> **Problem description**:
Set the records down once more so that they match the source word for word.

*-*-*

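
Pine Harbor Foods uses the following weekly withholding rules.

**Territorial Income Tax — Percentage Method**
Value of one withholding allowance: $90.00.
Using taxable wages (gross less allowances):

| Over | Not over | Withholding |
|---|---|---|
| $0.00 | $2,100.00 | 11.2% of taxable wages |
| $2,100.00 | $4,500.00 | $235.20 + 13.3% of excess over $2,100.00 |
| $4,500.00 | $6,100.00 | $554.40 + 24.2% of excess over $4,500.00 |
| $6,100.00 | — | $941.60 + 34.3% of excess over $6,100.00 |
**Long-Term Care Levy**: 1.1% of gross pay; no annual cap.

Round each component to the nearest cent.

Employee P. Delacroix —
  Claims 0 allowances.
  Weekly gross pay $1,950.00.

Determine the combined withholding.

Territorial Income Tax: taxable = $1,950.00
  11.2% × $1,950.00 = $218.40
Long-Term Care Levy: 1.1% × $1,950.00 = $21.45
Total: $218.40 + $21.45 = $239.85

$239.85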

*-*-*

> **Result of the exercise**:
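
Pine Harbor Foods uses the following weekly withholding rules.

**Territorial Income Tax — Percentage Method**
Value of one withholding allowance: $90.00.
Using taxable wages (gross less allowances):

| Over | Not over | Withholding |
|---|---|---|
| $0.00 | $2,100.00 | 11.2% of taxable wages |
| $2,100.00 | $4,500.00 | $235.20 + 13.3% of excess over $2,100.00 |
| $4,500.00 | $6,100.00 | $554.40 + 24.2% of excess over $4,500.00 |
| $6,100.00 | — | $941.60 + 34.3% of excess over $6,100.00 |
**Long-Term Care Levy**: 1.1% of gross pay; no annual cap.

Round each component to the nearest cent.

Employee P. Delacroix —
  Claims 0 allowances.
  Weekly gross pay $1,950.00.

Determine the combined withholding.

Territorial Income Tax: taxable = $1,950.00
  11.2% × $1,950.00 = $218.40
Long-Term Care Levy: 1.1% × $1,950.00 = $21.45
Total: $218.40 + $21.45 = $239.85

$239.85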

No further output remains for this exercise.